Stored data entries
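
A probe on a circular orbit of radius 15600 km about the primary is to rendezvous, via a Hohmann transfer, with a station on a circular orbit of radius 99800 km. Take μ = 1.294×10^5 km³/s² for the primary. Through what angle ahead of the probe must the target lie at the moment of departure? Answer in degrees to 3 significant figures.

Transfer-ellipse semi-major axis a_t = (r₁ + r₂)/2 = (15600 + 99800)/2 = 57700 km.
The half-period of the transfer ellipse is t = π√(a_t³/μ) = 1.210×10^5 s.
Target angular speed ω₂ = √(μ/r₂³) = 1.141×10^-5 rad/s.
Angle swept by the target during transfer: ω₂·t = 1.381 rad = 79.13°.
The probe traverses 180° on the transfer ellipse, so the target must lead by 180° − 79.13° = 101°.

φ = 101°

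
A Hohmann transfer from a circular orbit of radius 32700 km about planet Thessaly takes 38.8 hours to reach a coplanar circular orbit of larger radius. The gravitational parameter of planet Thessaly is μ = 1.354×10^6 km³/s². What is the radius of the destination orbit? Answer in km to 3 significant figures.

Transfer time t = 38.8 hours = 1.3968×10^5 s, and t = π√(a_t³/μ).
So a_t = (μ t²/π²)^(1/3) = (1.354×10^6 × (1.3968×10^5)² / π²)^(1/3) = 1.3884×10^5 km.
Since a_t = (r₁ + r₂)/2, r₂ = 2a_t − r₁ = 2×1.3884×10^5 − 32700 = 2.4498×10^5 km.

r₂ = 2.45×10^5 km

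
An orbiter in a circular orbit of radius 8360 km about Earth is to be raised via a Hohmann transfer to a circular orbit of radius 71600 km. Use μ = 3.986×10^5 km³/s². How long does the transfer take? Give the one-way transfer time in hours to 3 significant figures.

t = 11.0 hours

Semi-major axis of the transfer orbit: a_t = (8360 + 71600)/2 = 39980 km.
Half the transfer-orbit period gives t = π√(a_t³/μ) = 39778 s.
Converting: 39778 s ÷ 3600 s/hour = 11.0 hours.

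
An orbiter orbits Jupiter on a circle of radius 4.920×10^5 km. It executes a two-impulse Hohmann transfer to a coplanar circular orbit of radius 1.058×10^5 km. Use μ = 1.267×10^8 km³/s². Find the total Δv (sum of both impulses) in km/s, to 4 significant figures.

The Hohmann ellipse has a_t = (r₁ + r₂)/2 = 2.989×10^5 km.
Circular speed at r₁: v₁ = √(μ/r₁) = √(1.267×10^8/4.920×10^5) = 16.047 km/s.
On the transfer ellipse at r₁, v² = μ(2/r − 1/a) gives v_a = √[μ(2/r₁ − 1/a_t)] = 9.5474 km/s.
First burn Δv₁ = |v_a − v₁| = 6.500 km/s.
At r₂, v₂ = √(μ/r₂) = 34.6055 km/s.
Transfer-orbit speed at r₂: v_p = √[μ(2/r₂ − 1/a_t)] = 44.3982 km/s.
Second burn Δv₂ = |v₂ − v_p| = 9.793 km/s.
Total Δv = Δv₁ + Δv₂ = 16.29 km/s.

Δv = 16.29 km/s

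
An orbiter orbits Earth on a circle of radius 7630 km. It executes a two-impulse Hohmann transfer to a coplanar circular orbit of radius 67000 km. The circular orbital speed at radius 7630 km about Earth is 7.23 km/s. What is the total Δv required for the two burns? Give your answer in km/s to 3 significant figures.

Δv = 3.79 km/s

From the circular-orbit relation v² = μ/r at r = 7630 km: μ = v²r = (7.23)² × 7630 = 3.98842×10^5 km³/s².
Transfer-ellipse semi-major axis a_t = (r₁ + r₂)/2 = (7630 + 67000)/2 = 37315 km.
At r₁ the circular-orbit speed is v₁ = √(μ/r₁) = 7.230 km/s.
Transfer-orbit speed at r₁ (v² = μ(2/r − 1/a)): v_p = √[μ(2/r₁ − 1/a_t)] = 9.688 km/s.
First burn Δv₁ = |v_p − v₁| = 2.458 km/s.
At r₂, v₂ = √(μ/r₂) = 2.440 km/s.
Transfer-orbit speed at r₂: v_a = √[μ(2/r₂ − 1/a_t)] = 1.103 km/s.
Second burn Δv₂ = |v₂ − v_a| = 1.337 km/s.
Δv = Δv₁ + Δv₂ = 2.458 + 1.337 = 3.795 km/s.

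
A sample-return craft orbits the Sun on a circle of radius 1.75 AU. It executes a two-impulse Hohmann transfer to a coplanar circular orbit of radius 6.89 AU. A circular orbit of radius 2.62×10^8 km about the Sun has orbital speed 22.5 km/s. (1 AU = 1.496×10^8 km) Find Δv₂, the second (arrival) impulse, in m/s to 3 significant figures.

Δv₂ = 4120 m/s

From the circular-orbit relation v² = μ/r at r = 2.62×10^8 km: μ = v²r = (22.5)² × 2.62×10^8 = 1.32638×10^11 km³/s².
In km: r₁ = 1.75 × 1.496×10^8 = 2.618×10^8 km; r₂ = 6.89 × 1.496×10^8 = 1.030744×10^9 km.
The Hohmann ellipse has a_t = (r₁ + r₂)/2 = 6.46272×10^8 km.
On the circular orbit at r = 1.030744×10^9 km, v_c = √(μ/r) = 11.344 km/s.
Vis-viva on the transfer ellipse at r = 1.030744×10^9 km gives v_t = √[μ(2/r − 1/a_t)] = 7.2200 km/s.
Δv₂ = |v_t − v_c| = |7.2200 − 11.344| = 4.124 km/s.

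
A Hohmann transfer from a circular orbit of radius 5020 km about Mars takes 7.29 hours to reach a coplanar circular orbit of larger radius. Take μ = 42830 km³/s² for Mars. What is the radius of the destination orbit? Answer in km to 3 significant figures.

r₂ = 23800 km

Transfer time t = 7.29 hours = 26244 s, and t = π√(a_t³/μ).
So a_t = (μ t²/π²)^(1/3) = (42830 × (26244)² / π²)^(1/3) = 14405 km.
Since a_t = (r₁ + r₂)/2, r₂ = 2a_t − r₁ = 2×14405 − 5020 = 23790 km.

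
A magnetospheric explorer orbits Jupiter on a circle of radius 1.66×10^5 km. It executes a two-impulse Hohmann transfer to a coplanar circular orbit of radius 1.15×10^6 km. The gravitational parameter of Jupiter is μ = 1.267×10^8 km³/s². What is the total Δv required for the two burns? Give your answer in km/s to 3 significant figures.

Δv = 14.1 km/s

Semi-major axis of the transfer orbit: a_t = (1.660×10^5 + 1.150×10^6)/2 = 6.580×10^5 km.
Circular speed at r₁: v₁ = √(μ/r₁) = √(1.267×10^8/1.660×10^5) = 27.627 km/s.
Transfer-orbit speed at r₁ (v² = μ(2/r − 1/a)): v_p = √[μ(2/r₁ − 1/a_t)] = 36.523 km/s.
First burn Δv₁ = |v_p − v₁| = 8.896 km/s.
At r₂, v₂ = √(μ/r₂) = 10.496 km/s.
Transfer-orbit speed at r₂: v_a = √[μ(2/r₂ − 1/a_t)] = 5.2721 km/s.
Second burn Δv₂ = |v₂ − v_a| = 5.224 km/s.
Total Δv = Δv₁ + Δv₂ = 14.12 km/s.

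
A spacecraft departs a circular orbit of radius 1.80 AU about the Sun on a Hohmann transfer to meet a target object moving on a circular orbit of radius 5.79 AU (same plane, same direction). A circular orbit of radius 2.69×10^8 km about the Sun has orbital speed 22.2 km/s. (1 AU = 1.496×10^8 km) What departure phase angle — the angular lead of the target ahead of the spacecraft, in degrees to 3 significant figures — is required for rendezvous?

φ = 84.5°

From the circular-orbit relation v² = μ/r at r = 2.69×10^8 km: μ = v²r = (22.2)² × 2.69×10^8 = 1.32574×10^11 km³/s².
In km: r₁ = 1.80 × 1.496×10^8 = 2.6928×10^8 km; r₂ = 5.79 × 1.496×10^8 = 8.66184×10^8 km.
Transfer-ellipse semi-major axis a_t = (r₁ + r₂)/2 = (2.6928×10^8 + 8.66184×10^8)/2 = 5.67732×10^8 km.
The half-period of the transfer ellipse is t = π√(a_t³/μ) = 1.1672×10^8 s.
The target's mean motion on its circular orbit is ω₂ = √(μ/r₂³) = 1.4283×10^-8 rad/s.
Angle swept by the target during transfer: ω₂·t = 1.6671 rad = 95.52°.
Arrival is 180° from departure on the ellipse, so φ = 180° − 95.52° = 84.5°.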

*What you are asked to do:* Your answer must be the lines from the one with "A spacecraft departs" through the last line of the data, repeated exactly and with nothing else.

*Solution:*
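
A spacecraft departs a circular orbit of radius 1.80 AU about the Sun on a Hohmann transfer to meet a target object moving on a circular orbit of radius 5.79 AU (same plane, same direction). A circular orbit of radius 2.69×10^8 km about the Sun has orbital speed 22.2 km/s. (1 AU = 1.496×10^8 km) What departure phase angle — the angular lead of the target ahead of the spacecraft, in degrees to 3 significant figures — is required for rendezvous?

φ = 84.5°

From the circular-orbit relation v² = μ/r at r = 2.69×10^8 km: μ = v²r = (22.2)² × 2.69×10^8 = 1.32574×10^11 km³/s².
In km: r₁ = 1.80 × 1.496×10^8 = 2.6928×10^8 km; r₂ = 5.79 × 1.496×10^8 = 8.66184×10^8 km.
Transfer-ellipse semi-major axis a_t = (r₁ + r₂)/2 = (2.6928×10^8 + 8.66184×10^8)/2 = 5.67732×10^8 km.
The half-period of the transfer ellipse is t = π√(a_t³/μ) = 1.1672×10^8 s.
The target's mean motion on its circular orbit is ω₂ = √(μ/r₂³) = 1.4283×10^-8 rad/s.
Angle swept by the target during transfer: ω₂·t = 1.6671 rad = 95.52°.
Arrival is 180° from departure on the ellipse, so φ = 180° − 95.52° = 84.5°.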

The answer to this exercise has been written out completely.